[Stored data entries]
━━━

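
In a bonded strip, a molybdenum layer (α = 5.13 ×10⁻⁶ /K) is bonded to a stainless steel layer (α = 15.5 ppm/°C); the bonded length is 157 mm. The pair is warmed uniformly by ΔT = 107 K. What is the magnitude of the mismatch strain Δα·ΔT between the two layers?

1.11×10⁻³

Δα = |5.13 − 15.5|×10⁻⁶/K = 10.4×10⁻⁶/K.
Mismatch strain = Δα·ΔT = 10.4×10⁻⁶ × 107.0 = 1.11×10⁻³.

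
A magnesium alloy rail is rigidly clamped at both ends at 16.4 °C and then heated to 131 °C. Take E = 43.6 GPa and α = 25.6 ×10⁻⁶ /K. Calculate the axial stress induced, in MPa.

128 MPa

ΔT = 114.6 K. Constrained thermal stress σ = E·α·ΔT = 43.60×10³ MPa × 25.6×10⁻⁶ × 114.6 = 128 MPa (compressive).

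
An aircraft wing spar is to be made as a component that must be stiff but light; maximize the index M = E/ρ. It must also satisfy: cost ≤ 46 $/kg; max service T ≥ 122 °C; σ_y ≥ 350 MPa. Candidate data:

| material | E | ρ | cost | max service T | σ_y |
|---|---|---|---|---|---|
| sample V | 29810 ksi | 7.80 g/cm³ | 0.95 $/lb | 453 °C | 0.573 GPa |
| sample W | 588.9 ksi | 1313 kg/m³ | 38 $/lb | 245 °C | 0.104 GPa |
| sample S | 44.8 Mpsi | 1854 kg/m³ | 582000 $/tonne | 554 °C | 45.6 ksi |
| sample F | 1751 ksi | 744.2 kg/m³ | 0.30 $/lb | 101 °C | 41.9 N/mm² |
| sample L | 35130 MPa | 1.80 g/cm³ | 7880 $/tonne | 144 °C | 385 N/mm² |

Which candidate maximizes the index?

sample V

Screen on constraints: cost ≤ 46 $/kg; max service T ≥ 122 °C; σ_y ≥ 350 MPa. Survivors: sample V, sample L.
Putting every candidate on a common basis:
  sample V: E = 205.5 GPa, ρ = 7800 kg/m³
  sample L: E = 35.13 GPa, ρ = 1800 kg/m³
  sample V: M = 26.4 MN·m/kg
  sample L: M = 19.5 MN·m/kg
Highest index: sample V.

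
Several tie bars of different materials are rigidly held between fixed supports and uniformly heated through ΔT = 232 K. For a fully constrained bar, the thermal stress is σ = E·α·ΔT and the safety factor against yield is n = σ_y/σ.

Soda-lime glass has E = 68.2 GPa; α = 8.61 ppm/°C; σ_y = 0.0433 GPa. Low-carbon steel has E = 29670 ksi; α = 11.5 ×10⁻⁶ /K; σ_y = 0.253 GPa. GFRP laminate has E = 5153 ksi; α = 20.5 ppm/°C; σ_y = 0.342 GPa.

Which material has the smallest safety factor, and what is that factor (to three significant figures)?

In consistent units (E in GPa, α in ×10⁻⁶/K, σ_y in MPa):
  soda-lime glass: E = 68.20, α = 8.61, σ_y = 43.30 → σ = 136 MPa, n = 0.318
  low-carbon steel: E = 204.6, α = 11.5, σ_y = 253.0 → σ = 546 MPa, n = 0.464
  GFRP laminate: E = 35.53, α = 20.5, σ_y = 342.0 → σ = 169 MPa, n = 2.02
Smallest n: soda-lime glass with n = 0.318.

soda-lime glass, n = 0.318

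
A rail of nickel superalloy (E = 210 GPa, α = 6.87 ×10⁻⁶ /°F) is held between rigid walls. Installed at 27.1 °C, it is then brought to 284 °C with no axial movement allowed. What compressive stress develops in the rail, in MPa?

667 MPa

α = 6.87×10⁻⁶/°F × 9/5 = 12.4×10⁻⁶/K.
ΔT = 256.9 K. Constrained thermal stress σ = E·α·ΔT = 210.0×10³ MPa × 12.4×10⁻⁶ × 256.9 = 667 MPa (compressive).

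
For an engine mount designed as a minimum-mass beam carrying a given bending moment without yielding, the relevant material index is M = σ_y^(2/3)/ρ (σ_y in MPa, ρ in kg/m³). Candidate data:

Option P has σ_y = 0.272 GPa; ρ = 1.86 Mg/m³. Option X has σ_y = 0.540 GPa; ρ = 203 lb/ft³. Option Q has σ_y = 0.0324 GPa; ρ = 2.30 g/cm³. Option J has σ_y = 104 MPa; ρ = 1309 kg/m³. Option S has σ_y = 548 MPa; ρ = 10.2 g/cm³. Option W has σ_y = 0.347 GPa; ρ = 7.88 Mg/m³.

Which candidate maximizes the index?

In SI units:
  option P: σ_y = 272.0 MPa, ρ = 1860 kg/m³
  option X: σ_y = 540.0 MPa, ρ = 3252 kg/m³
  option Q: σ_y = 32.40 MPa, ρ = 2300 kg/m³
  option J: σ_y = 104.0 MPa, ρ = 1309 kg/m³
  option S: σ_y = 548.0 MPa, ρ = 10200 kg/m³
  option W: σ_y = 347.0 MPa, ρ = 7880 kg/m³
  option P: M = 22.6×10⁻³
  option X: M = 20.4×10⁻³
  option J: M = 16.9×10⁻³
  option S: M = 6.57×10⁻³
  option W: M = 6.27×10⁻³
  option Q: M = 4.42×10⁻³
Highest index: option P.

option P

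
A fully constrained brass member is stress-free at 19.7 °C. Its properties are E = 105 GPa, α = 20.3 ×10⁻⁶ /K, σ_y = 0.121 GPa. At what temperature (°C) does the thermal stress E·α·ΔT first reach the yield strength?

76.5 °C

σ_y = 0.121 GPa = 121.0 MPa.
E·α·ΔT = 121.0 MPa ⇒ ΔT = 121.0 / (105.0×10³ × 20.3×10⁻⁶) = 56.77 K.
T = 19.7 + 56.77 = 76.47 °C.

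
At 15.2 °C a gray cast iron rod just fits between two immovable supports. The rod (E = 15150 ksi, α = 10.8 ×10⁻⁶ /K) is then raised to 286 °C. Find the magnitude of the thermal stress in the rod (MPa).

E = 15150 ksi = 104.5 GPa.
ΔT = 270.8 K. Constrained thermal stress σ = E·α·ΔT = 104.5×10³ MPa × 10.8×10⁻⁶ × 270.8 = 305 MPa (compressive).

305 MPa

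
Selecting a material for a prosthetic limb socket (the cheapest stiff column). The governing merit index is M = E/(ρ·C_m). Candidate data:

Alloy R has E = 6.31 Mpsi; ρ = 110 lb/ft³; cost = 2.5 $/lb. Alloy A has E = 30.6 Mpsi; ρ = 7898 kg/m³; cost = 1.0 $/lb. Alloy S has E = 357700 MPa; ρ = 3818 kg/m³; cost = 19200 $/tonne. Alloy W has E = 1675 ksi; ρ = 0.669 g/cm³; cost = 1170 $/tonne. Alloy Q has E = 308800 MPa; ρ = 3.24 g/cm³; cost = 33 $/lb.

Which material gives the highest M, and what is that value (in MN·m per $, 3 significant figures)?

alloy W, M = 14.8 MN·m per $

After converting to SI:
  alloy R: E = 43.51 GPa, ρ = 1762 kg/m³, cost = 5.511 $/kg
  alloy A: E = 211.0 GPa, ρ = 7898 kg/m³, cost = 2.205 $/kg
  alloy S: E = 357.7 GPa, ρ = 3818 kg/m³, cost = 19.20 $/kg
  alloy W: E = 11.55 GPa, ρ = 669.0 kg/m³, cost = 1.170 $/kg
  alloy Q: E = 308.8 GPa, ρ = 3240 kg/m³, cost = 72.75 $/kg
  alloy W: M = 14.8 MN·m per $
  alloy A: M = 12.1 MN·m per $
  alloy S: M = 4.88 MN·m per $
  alloy R: M = 4.48 MN·m per $
  alloy Q: M = 1.31 MN·m per $
Alloy W ranks first.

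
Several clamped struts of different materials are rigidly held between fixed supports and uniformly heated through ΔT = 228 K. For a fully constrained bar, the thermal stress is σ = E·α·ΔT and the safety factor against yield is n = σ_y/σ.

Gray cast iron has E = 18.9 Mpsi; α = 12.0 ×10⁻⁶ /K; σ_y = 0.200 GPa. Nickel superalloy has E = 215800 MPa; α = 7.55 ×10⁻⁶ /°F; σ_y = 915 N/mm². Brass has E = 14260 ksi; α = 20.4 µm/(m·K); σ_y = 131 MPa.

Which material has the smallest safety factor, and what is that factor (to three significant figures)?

Per material, after unit conversion:
  gray cast iron: E = 130.3, α = 12.0, σ_y = 200.0 → σ = 357 MPa, n = 0.561
  nickel superalloy: E = 215.8, α = 13.6, σ_y = 915.0 → σ = 669 MPa, n = 1.37
  brass: E = 98.32, α = 20.4, σ_y = 131.0 → σ = 457 MPa, n = 0.286
Brass has the lowest safety factor, n = 0.286.

brass, n = 0.286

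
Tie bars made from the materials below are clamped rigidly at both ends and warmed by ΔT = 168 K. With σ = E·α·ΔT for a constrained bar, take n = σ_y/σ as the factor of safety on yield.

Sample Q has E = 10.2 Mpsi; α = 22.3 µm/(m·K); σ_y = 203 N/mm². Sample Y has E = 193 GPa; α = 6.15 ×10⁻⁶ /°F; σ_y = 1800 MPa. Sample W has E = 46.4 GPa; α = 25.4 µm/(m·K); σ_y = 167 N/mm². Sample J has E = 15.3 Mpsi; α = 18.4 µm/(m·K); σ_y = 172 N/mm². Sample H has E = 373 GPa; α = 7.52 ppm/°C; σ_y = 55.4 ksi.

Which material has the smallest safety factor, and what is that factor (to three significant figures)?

Converting E to GPa, α to ×10⁻⁶/K, σ_y to MPa, then σ and n for each:
  sample Q: E = 70.33, α = 22.3, σ_y = 203.0 → σ = 263 MPa, n = 0.770
  sample Y: E = 193.0, α = 11.1, σ_y = 1800 → σ = 359 MPa, n = 5.01
  sample W: E = 46.40, α = 25.4, σ_y = 167.0 → σ = 198 MPa, n = 0.843
  sample J: E = 105.5, α = 18.4, σ_y = 172.0 → σ = 326 MPa, n = 0.527
  sample H: E = 373.0, α = 7.52, σ_y = 382.0 → σ = 471 MPa, n = 0.811
Sample J has the lowest safety factor, n = 0.527.

sample J, n = 0.527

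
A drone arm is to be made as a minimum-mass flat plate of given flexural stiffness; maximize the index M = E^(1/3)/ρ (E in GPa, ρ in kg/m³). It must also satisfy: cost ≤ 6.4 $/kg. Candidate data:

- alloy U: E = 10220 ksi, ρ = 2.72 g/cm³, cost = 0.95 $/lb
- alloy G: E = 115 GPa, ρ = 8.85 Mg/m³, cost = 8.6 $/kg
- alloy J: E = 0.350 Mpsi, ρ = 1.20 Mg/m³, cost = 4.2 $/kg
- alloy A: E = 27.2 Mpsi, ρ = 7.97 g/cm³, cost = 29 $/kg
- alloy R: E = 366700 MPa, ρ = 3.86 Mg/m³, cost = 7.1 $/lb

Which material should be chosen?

Screen on constraints: cost ≤ 6.4 $/kg. Survivors: alloy U, alloy J.
Normalizing units and computing the index:
  alloy U: E = 70.46 GPa, ρ = 2720 kg/m³
  alloy J: E = 2.413 GPa, ρ = 1200 kg/m³
  alloy U: M = 1.52×10⁻³
  alloy J: M = 1.12×10⁻³
Highest index: alloy U.

alloy U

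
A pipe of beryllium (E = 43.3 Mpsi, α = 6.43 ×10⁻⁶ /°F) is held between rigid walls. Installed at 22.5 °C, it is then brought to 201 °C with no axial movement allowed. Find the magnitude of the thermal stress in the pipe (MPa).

E = 43.3 Mpsi = 298.5 GPa.
α = 6.43×10⁻⁶/°F × 9/5 = 11.6×10⁻⁶/K.
ΔT = 178.5 K. Constrained thermal stress σ = E·α·ΔT = 298.5×10³ MPa × 11.6×10⁻⁶ × 178.5 = 617 MPa (compressive).

617 MPa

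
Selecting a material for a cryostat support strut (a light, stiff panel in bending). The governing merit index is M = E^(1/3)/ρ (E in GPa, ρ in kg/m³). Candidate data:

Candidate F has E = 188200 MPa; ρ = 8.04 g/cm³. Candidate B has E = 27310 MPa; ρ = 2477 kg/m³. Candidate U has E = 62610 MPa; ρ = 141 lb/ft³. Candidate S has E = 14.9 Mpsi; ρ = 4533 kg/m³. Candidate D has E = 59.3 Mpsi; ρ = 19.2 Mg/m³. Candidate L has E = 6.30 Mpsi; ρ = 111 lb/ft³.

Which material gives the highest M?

Convert each candidate to consistent units, then evaluate M:
  candidate F: E = 188.2 GPa, ρ = 8040 kg/m³
  candidate B: E = 27.31 GPa, ρ = 2477 kg/m³
  candidate U: E = 62.61 GPa, ρ = 2259 kg/m³
  candidate S: E = 102.7 GPa, ρ = 4533 kg/m³
  candidate D: E = 408.9 GPa, ρ = 19200 kg/m³
  candidate L: E = 43.44 GPa, ρ = 1778 kg/m³
  candidate L: M = 1.98×10⁻³
  candidate U: M = 1.76×10⁻³
  candidate B: M = 1.22×10⁻³
  candidate S: M = 1.03×10⁻³
  candidate F: M = 0.713×10⁻³
  candidate D: M = 0.387×10⁻³
Candidate L has the largest M.

candidate L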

━━━

*Assigned task*. Which lines of the records above contain the word "governing"? Show each of them.

*Your solution*.
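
Selecting a material for a prosthetic limb socket (the cheapest stiff column). The governing merit index is M = E/(ρ·C_m). Candidate data:
Selecting a material for a cryostat support strut (a light, stiff panel in bending). The governing merit index is M = E^(1/3)/ρ (E in GPa, ρ in kg/m³). Candidate data: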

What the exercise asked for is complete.